Return every line below exactly, without dropping any.
******************************
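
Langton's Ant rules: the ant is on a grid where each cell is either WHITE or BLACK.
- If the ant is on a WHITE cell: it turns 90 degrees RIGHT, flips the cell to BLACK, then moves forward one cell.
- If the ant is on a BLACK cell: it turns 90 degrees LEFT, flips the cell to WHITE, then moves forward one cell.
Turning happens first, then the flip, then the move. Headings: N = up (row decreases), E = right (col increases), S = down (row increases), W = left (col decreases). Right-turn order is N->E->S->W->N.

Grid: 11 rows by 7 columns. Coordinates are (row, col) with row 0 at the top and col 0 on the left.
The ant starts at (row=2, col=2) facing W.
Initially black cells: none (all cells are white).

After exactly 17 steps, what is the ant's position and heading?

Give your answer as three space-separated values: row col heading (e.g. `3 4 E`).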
******************************
▶ Response area:
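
Langton's Ant rules: the ant is on a grid where each cell is either WHITE or BLACK.
- If the ant is on a WHITE cell: it turns 90 degrees RIGHT, flips the cell to BLACK, then moves forward one cell.
- If the ant is on a BLACK cell: it turns 90 degrees LEFT, flips the cell to WHITE, then moves forward one cell.
Turning happens first, then the flip, then the move. Headings: N = up (row decreases), E = right (col increases), S = down (row increases), W = left (col decreases). Right-turn order is N->E->S->W->N.

Grid: 11 rows by 7 columns. Coordinates are (row, col) with row 0 at the top and col 0 on the left.
The ant starts at (row=2, col=2) facing W.
Initially black cells: none (all cells are white).

After exactly 17 steps, what is the ant's position and heading?

Give your answer as three space-separated values: row col heading (e.g. `3 4 E`).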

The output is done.